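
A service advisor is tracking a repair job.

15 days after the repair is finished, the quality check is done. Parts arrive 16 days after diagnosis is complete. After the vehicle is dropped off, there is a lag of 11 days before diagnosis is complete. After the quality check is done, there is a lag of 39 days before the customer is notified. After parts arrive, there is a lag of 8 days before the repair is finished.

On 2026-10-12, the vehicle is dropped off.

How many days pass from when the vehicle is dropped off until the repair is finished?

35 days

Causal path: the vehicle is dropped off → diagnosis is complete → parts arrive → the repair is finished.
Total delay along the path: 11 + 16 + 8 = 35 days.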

===============

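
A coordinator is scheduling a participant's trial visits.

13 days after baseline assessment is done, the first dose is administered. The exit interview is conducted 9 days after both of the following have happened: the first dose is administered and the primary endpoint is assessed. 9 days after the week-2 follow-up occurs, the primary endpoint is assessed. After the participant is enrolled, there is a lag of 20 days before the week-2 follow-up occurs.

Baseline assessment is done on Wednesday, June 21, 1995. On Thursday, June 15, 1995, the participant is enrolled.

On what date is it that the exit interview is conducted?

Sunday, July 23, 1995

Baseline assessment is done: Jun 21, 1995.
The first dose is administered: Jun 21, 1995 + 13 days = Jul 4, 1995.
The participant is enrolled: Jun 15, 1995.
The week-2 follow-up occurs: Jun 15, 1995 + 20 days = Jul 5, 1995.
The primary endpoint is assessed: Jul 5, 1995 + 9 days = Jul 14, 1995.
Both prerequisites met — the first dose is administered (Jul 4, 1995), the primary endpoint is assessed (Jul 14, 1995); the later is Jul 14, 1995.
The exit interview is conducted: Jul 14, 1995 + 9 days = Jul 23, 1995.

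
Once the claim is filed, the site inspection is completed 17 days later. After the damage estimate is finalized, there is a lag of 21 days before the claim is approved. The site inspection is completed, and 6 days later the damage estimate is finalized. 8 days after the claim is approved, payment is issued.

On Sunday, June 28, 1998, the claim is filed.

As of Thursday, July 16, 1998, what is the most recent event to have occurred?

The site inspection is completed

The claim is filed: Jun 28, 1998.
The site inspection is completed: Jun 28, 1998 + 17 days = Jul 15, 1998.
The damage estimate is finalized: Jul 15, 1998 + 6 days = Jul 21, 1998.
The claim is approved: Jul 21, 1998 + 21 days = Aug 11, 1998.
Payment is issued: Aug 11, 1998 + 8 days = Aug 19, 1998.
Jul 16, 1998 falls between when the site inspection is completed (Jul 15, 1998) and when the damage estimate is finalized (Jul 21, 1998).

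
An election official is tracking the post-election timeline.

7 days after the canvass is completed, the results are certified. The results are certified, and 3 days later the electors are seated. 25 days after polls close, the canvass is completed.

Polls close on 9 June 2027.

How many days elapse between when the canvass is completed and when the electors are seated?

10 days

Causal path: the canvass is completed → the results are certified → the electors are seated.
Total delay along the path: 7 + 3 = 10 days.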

===============

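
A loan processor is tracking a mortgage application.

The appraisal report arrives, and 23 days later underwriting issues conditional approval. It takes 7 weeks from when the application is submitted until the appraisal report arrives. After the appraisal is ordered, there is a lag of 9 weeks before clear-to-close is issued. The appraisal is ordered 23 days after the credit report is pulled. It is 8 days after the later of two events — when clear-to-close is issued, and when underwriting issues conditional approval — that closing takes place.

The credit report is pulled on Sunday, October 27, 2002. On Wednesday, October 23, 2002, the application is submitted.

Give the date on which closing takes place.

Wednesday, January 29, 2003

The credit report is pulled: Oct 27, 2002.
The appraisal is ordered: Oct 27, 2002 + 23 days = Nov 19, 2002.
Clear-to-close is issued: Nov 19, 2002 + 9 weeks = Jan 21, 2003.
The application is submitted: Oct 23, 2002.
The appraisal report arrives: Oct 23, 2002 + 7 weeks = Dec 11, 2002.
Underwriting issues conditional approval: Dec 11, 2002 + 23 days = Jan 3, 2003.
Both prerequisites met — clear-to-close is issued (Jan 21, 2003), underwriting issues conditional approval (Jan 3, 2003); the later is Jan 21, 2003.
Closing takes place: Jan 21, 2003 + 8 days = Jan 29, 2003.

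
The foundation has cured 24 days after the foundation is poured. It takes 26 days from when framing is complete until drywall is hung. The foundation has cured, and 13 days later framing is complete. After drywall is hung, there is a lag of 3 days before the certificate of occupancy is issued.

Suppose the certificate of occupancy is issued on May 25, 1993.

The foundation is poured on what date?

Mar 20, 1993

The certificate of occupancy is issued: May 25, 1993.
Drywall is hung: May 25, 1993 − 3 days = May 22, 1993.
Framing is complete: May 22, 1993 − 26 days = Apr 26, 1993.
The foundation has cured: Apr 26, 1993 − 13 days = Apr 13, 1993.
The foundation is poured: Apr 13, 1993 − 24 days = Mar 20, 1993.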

===============

**EXERCISE INSTRUCTIONS:**
Would you filter the records and copy out each line containing "before"?

**SOLUTION FOR THIS EXERCISE:**
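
15 days after the repair is finished, the quality check is done. Parts arrive 16 days after diagnosis is complete. After the vehicle is dropped off, there is a lag of 11 days before diagnosis is complete. After the quality check is done, there is a lag of 39 days before the customer is notified. After parts arrive, there is a lag of 8 days before the repair is finished.
13 days after baseline assessment is done, the first dose is administered. The exit interview is conducted 9 days after both of the following have happened: the first dose is administered and the primary endpoint is assessed. 9 days after the week-2 follow-up occurs, the primary endpoint is assessed. After the participant is enrolled, there is a lag of 20 days before the week-2 follow-up occurs.
Once the claim is filed, the site inspection is completed 17 days later. After the damage estimate is finalized, there is a lag of 21 days before the claim is approved. The site inspection is completed, and 6 days later the damage estimate is finalized. 8 days after the claim is approved, payment is issued.
The appraisal report arrives, and 23 days later underwriting issues conditional approval. It takes 7 weeks from when the application is submitted until the appraisal report arrives. After the appraisal is ordered, there is a lag of 9 weeks before clear-to-close is issued. The appraisal is ordered 23 days after the credit report is pulled. It is 8 days after the later of two events — when clear-to-close is issued, and when underwriting issues conditional approval — that closing takes place.
The foundation has cured 24 days after the foundation is poured. It takes 26 days from when framing is complete until drywall is hung. The foundation has cured, and 13 days later framing is complete. After drywall is hung, there is a lag of 3 days before the certificate of occupancy is issued.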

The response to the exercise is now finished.